- _Work request_: Go through the data and copy each line where the word "state" shows up.

"""

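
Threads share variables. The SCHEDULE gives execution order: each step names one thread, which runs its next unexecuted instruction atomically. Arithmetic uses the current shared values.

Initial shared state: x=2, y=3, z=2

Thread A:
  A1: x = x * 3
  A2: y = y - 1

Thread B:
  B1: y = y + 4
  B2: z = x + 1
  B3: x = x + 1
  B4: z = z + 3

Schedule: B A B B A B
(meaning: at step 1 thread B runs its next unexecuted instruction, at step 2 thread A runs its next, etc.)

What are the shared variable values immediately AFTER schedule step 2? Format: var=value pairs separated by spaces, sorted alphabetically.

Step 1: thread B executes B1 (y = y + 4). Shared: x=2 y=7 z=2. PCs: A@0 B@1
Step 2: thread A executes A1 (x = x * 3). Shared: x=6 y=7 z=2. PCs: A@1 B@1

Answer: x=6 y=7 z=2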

"""
"""

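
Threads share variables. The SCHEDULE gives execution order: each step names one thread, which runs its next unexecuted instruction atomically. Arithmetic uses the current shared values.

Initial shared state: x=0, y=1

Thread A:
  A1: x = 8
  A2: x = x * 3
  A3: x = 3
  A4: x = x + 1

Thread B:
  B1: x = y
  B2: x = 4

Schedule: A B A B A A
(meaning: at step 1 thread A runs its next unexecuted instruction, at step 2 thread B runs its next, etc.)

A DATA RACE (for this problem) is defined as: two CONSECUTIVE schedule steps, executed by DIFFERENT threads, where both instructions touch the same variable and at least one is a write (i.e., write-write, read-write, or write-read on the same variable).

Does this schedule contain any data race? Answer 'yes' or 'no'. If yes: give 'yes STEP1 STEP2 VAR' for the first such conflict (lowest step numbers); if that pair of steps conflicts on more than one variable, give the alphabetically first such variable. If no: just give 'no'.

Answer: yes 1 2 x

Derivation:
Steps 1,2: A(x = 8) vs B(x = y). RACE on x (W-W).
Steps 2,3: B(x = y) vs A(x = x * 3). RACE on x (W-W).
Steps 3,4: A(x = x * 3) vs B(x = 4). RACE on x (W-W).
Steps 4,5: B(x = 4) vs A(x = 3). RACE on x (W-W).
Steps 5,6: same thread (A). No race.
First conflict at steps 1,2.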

"""
"""

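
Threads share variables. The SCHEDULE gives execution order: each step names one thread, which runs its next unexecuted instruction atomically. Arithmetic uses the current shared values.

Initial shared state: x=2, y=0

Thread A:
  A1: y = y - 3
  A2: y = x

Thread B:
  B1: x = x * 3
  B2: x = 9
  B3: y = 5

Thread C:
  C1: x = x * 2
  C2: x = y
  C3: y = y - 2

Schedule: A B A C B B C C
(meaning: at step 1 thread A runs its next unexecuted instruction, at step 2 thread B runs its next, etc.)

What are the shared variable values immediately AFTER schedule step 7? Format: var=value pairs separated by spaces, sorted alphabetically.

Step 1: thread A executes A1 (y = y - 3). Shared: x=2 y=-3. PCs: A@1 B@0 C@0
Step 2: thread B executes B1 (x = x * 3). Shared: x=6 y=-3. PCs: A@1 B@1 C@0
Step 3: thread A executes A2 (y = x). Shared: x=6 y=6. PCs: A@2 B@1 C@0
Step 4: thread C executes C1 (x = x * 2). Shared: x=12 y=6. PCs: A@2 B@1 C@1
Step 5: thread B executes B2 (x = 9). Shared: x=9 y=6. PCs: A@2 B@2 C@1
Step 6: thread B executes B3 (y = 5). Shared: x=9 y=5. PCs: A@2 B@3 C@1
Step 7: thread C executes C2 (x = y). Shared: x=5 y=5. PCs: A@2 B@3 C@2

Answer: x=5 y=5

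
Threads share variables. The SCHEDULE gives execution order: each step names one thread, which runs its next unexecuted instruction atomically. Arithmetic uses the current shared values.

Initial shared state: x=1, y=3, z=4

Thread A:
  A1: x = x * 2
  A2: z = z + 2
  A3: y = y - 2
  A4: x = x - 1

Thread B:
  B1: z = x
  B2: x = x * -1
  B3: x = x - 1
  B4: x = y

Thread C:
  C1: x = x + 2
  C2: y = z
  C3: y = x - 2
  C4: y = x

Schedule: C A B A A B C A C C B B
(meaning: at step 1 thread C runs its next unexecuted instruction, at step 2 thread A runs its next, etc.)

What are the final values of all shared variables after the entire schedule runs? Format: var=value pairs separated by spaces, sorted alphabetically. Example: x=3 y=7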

"""

- _Output for this exercise_:
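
Initial shared state: x=2, y=3, z=2
Initial shared state: x=0, y=1
Initial shared state: x=2, y=0
Initial shared state: x=1, y=3, z=4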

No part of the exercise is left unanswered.